TASK INSTRUCTIONS: Give again, unaltered, the lines of the listing below that run from the line having "v^3 - 2*v^2" through the line having "gcd(h^2 - 6*h*j".

RECORDS FOR PROCESSING:
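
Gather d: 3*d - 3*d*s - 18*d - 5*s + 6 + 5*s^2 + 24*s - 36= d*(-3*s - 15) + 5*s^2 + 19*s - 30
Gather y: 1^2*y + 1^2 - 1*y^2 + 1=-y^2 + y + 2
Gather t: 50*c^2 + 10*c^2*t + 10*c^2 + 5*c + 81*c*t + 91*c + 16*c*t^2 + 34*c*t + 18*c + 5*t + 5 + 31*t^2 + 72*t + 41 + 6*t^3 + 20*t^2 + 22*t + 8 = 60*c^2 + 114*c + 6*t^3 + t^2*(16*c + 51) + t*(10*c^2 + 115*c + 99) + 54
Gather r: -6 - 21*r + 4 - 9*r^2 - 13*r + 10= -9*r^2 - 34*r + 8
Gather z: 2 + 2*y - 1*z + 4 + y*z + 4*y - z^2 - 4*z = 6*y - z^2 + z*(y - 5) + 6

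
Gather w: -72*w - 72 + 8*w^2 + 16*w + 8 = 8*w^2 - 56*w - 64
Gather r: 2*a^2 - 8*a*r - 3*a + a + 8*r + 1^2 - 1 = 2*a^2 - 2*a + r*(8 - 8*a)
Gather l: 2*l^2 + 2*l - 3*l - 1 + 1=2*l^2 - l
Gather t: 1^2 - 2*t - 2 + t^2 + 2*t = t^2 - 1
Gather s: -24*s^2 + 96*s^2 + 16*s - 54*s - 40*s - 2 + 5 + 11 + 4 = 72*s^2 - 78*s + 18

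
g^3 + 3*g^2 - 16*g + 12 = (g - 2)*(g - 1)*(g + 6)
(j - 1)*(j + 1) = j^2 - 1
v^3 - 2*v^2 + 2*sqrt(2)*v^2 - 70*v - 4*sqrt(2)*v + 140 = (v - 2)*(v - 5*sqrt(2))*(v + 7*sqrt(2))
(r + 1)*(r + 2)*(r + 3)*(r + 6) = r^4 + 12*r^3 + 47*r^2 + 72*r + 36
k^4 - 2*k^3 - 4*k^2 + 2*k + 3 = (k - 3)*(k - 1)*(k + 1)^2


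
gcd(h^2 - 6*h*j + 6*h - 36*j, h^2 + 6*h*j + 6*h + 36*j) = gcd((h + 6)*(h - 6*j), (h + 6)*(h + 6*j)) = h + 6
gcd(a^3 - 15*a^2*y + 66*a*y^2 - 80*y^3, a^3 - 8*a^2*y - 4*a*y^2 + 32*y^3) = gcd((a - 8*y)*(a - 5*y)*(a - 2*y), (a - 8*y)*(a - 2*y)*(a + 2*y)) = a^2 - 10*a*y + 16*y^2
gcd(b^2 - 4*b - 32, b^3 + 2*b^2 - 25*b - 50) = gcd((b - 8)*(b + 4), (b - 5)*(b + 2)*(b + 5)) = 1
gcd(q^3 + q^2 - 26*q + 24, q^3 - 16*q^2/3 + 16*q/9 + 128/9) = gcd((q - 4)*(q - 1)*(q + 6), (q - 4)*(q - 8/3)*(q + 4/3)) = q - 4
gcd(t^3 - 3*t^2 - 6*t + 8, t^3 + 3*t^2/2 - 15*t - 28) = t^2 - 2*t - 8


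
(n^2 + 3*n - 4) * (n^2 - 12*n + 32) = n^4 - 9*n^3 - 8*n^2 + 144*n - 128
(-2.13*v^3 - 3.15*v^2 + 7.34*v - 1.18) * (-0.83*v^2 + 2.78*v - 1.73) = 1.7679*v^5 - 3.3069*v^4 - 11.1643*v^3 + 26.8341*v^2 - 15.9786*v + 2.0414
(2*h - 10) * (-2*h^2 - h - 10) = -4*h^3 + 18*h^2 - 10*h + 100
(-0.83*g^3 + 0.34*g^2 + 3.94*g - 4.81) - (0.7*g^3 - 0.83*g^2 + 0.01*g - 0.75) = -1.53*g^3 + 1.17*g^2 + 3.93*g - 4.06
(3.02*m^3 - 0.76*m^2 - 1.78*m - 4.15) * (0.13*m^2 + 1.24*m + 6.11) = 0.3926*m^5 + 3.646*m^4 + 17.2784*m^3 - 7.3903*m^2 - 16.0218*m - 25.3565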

RESPONSE TO THE EXERCISE:
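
v^3 - 2*v^2 + 2*sqrt(2)*v^2 - 70*v - 4*sqrt(2)*v + 140 = (v - 2)*(v - 5*sqrt(2))*(v + 7*sqrt(2))
(r + 1)*(r + 2)*(r + 3)*(r + 6) = r^4 + 12*r^3 + 47*r^2 + 72*r + 36
k^4 - 2*k^3 - 4*k^2 + 2*k + 3 = (k - 3)*(k - 1)*(k + 1)^2


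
gcd(h^2 - 6*h*j + 6*h - 36*j, h^2 + 6*h*j + 6*h + 36*j) = gcd((h + 6)*(h - 6*j), (h + 6)*(h + 6*j)) = h + 6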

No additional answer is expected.